### The task
Report every line from the following entries that contains the string "needs".

====== Data for review

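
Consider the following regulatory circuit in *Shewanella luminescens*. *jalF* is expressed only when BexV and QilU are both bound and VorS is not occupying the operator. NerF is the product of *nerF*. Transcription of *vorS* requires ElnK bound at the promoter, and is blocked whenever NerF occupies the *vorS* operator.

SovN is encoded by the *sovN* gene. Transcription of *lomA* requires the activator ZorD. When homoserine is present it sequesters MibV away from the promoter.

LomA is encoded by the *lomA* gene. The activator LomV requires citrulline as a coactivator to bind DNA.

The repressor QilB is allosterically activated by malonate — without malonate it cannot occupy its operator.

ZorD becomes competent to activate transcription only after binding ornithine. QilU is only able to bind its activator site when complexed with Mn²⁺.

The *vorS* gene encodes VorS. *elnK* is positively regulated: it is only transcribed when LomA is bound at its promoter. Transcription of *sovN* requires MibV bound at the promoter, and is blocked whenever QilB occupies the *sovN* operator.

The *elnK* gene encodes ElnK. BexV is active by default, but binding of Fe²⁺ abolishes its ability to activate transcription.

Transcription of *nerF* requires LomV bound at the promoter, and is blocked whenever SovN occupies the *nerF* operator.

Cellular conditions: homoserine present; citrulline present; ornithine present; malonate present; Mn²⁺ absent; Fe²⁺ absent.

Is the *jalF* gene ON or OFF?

Fe²⁺ is absent, so BexV is active.
Mn²⁺ is absent, so QilU is inactive.
Ornithine is present, so ZorD is active.
No repressor is bound and ZorD is active, so *lomA* is transcribed.
So LomA is produced and active.
No repressor is bound and LomA is active, so *elnK* is transcribed.
So ElnK is produced and active.
Homoserine is present, so MibV is inactive.
Malonate is present, so QilB is active.
With repressor QilB bound, *sovN* is not transcribed.
So SovN is not produced.
Citrulline is present, so LomV is active.
No repressor is bound and LomV is active, so *nerF* is transcribed.
So NerF is produced and active.
With repressor NerF bound, *vorS* is not transcribed.
So VorS is not produced.
Required activator QilU is absent, so *jalF* is not transcribed.

OFF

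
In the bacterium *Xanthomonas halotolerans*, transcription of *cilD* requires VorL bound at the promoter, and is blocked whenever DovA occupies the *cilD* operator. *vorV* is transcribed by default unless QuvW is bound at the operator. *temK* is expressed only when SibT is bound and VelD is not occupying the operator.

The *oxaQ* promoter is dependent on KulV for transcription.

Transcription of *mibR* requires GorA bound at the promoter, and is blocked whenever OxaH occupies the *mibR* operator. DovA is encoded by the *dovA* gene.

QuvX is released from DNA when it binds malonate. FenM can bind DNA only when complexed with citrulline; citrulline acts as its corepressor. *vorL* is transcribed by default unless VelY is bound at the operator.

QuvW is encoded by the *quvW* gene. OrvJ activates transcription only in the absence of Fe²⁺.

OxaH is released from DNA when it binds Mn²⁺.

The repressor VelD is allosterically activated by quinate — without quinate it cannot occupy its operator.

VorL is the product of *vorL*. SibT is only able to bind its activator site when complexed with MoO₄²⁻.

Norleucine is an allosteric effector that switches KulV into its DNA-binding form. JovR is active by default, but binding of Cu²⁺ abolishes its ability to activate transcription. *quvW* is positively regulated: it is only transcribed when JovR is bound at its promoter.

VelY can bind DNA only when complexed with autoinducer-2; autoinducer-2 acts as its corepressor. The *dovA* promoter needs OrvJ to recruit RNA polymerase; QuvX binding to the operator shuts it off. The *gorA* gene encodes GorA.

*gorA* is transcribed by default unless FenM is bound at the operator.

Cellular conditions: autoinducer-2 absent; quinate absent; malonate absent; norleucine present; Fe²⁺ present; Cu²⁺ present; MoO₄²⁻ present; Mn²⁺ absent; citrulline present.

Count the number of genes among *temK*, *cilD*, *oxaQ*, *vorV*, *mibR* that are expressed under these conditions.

4

Quinate is absent, so VelD is inactive.
MoO₄²⁻ is present, so SibT is active.
No repressor is bound and SibT is active, so *temK* is transcribed.
→ *temK* is ON.
Autoinducer-2 is absent, so VelY is inactive.
With no repressor bound, *vorL* is transcribed.
So VorL is produced and active.
Malonate is absent, so QuvX is active.
Fe²⁺ is present, so OrvJ is inactive.
With repressor QuvX bound, *dovA* is not transcribed.
So DovA is not produced.
No repressor is bound and VorL is active, so *cilD* is transcribed.
→ *cilD* is ON.
Norleucine is present, so KulV is active.
No repressor is bound and KulV is active, so *oxaQ* is transcribed.
→ *oxaQ* is ON.
Cu²⁺ is present, so JovR is inactive.
Required activator JovR is absent, so *quvW* is not transcribed.
So QuvW is not produced.
With no repressor bound, *vorV* is transcribed.
→ *vorV* is ON.
Mn²⁺ is absent, so OxaH is active.
Citrulline is present, so FenM is active.
With repressor FenM bound, *gorA* is not transcribed.
So GorA is not produced.
With repressor OxaH bound, *mibR* is not transcribed.
→ *mibR* is OFF.
4 of the 5 genes are transcribed.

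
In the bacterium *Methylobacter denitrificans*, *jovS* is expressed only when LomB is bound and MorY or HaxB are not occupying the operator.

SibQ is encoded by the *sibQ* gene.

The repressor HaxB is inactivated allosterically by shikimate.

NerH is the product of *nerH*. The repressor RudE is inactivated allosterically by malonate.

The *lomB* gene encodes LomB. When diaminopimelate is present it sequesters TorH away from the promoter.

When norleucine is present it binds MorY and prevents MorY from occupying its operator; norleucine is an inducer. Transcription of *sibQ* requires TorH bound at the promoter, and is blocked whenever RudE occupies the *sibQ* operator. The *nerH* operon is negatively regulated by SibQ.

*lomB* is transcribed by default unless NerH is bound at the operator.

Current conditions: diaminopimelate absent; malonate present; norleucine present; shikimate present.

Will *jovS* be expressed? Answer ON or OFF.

Norleucine is present, so MorY is inactive.
Shikimate is present, so HaxB is inactive.
Diaminopimelate is absent, so TorH is active.
Malonate is present, so RudE is inactive.
No repressor is bound and TorH is active, so *sibQ* is transcribed.
So SibQ is produced and active.
With repressor SibQ bound, *nerH* is not transcribed.
So NerH is not produced.
With no repressor bound, *lomB* is transcribed.
So LomB is produced and active.
No repressor is bound and LomB is active, so *jovS* is transcribed.

ON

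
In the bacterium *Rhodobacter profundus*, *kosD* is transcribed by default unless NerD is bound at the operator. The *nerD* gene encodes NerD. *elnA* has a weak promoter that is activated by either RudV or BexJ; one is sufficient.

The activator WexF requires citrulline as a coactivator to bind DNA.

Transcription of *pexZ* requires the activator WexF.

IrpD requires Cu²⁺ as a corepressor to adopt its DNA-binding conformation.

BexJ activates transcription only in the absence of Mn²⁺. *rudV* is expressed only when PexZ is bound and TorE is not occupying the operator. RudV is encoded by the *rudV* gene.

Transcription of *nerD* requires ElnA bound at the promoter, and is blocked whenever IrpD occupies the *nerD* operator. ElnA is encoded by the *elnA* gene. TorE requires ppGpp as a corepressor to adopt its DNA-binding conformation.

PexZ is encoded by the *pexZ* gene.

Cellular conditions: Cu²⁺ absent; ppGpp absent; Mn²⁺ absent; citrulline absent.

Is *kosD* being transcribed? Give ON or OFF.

Citrulline is absent, so WexF is inactive.
Required activator WexF is absent, so *pexZ* is not transcribed.
So PexZ is not produced.
ppGpp is absent, so TorE is inactive.
Required activator PexZ is absent, so *rudV* is not transcribed.
So RudV is not produced.
Mn²⁺ is absent, so BexJ is active.
Activator BexJ is present, so *elnA* is transcribed.
So ElnA is produced and active.
Cu²⁺ is absent, so IrpD is inactive.
No repressor is bound and ElnA is active, so *nerD* is transcribed.
So NerD is produced and active.
With repressor NerD bound, *kosD* is not transcribed.

OFF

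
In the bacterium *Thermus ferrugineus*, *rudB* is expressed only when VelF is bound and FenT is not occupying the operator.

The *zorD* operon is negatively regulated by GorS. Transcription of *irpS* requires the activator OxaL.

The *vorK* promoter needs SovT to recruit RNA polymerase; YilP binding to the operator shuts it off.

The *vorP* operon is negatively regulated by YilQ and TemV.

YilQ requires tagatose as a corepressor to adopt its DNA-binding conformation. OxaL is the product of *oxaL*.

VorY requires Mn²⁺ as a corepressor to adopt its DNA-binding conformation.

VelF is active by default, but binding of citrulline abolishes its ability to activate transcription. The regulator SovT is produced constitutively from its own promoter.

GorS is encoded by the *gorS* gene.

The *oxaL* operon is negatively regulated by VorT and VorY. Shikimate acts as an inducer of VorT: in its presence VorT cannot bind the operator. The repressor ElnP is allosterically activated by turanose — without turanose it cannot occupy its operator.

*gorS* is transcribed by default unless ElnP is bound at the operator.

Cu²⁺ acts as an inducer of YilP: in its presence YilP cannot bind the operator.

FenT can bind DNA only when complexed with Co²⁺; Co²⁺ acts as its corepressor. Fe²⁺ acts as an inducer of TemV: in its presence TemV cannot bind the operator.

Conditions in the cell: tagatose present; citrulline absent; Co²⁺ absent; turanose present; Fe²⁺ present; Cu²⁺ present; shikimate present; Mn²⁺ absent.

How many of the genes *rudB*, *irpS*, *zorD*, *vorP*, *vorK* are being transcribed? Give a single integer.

4

Co²⁺ is absent, so FenT is inactive.
Citrulline is absent, so VelF is active.
No repressor is bound and VelF is active, so *rudB* is transcribed.
→ *rudB* is ON.
Shikimate is present, so VorT is inactive.
Mn²⁺ is absent, so VorY is inactive.
With no repressor bound, *oxaL* is transcribed.
So OxaL is produced and active.
No repressor is bound and OxaL is active, so *irpS* is transcribed.
→ *irpS* is ON.
Turanose is present, so ElnP is active.
With repressor ElnP bound, *gorS* is not transcribed.
So GorS is not produced.
With no repressor bound, *zorD* is transcribed.
→ *zorD* is ON.
Tagatose is present, so YilQ is active.
Fe²⁺ is present, so TemV is inactive.
With repressor YilQ bound, *vorP* is not transcribed.
→ *vorP* is OFF.
SovT is produced constitutively and is active.
Cu²⁺ is present, so YilP is inactive.
No repressor is bound and SovT is active, so *vorK* is transcribed.
→ *vorK* is ON.
4 of the 5 genes are transcribed.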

============

### Answer box
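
VelY can bind DNA only when complexed with autoinducer-2; autoinducer-2 acts as its corepressor. The *dovA* promoter needs OrvJ to recruit RNA polymerase; QuvX binding to the operator shuts it off. The *gorA* gene encodes GorA.
The *vorK* promoter needs SovT to recruit RNA polymerase; YilP binding to the operator shuts it off.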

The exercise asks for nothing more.